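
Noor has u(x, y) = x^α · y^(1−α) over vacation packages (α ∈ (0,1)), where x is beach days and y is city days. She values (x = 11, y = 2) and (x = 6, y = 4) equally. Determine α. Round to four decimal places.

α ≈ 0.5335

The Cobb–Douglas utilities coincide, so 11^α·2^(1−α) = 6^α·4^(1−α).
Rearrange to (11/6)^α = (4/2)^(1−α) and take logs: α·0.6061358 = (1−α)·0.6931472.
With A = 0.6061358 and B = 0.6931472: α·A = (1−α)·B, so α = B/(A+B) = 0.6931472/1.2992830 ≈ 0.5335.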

(Prompt) Would you please transcribe all of the entries above exactly?

(Problem solution)
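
Noor has u(x, y) = x^α · y^(1−α) over vacation packages (α ∈ (0,1)), where x is beach days and y is city days. She values (x = 11, y = 2) and (x = 6, y = 4) equally. Determine α. Round to four decimal places.

α ≈ 0.5335

The Cobb–Douglas utilities coincide, so 11^α·2^(1−α) = 6^α·4^(1−α).
Rearrange to (11/6)^α = (4/2)^(1−α) and take logs: α·0.6061358 = (1−α)·0.6931472.
With A = 0.6061358 and B = 0.6931472: α·A = (1−α)·B, so α = B/(A+B) = 0.6931472/1.2992830 ≈ 0.5335.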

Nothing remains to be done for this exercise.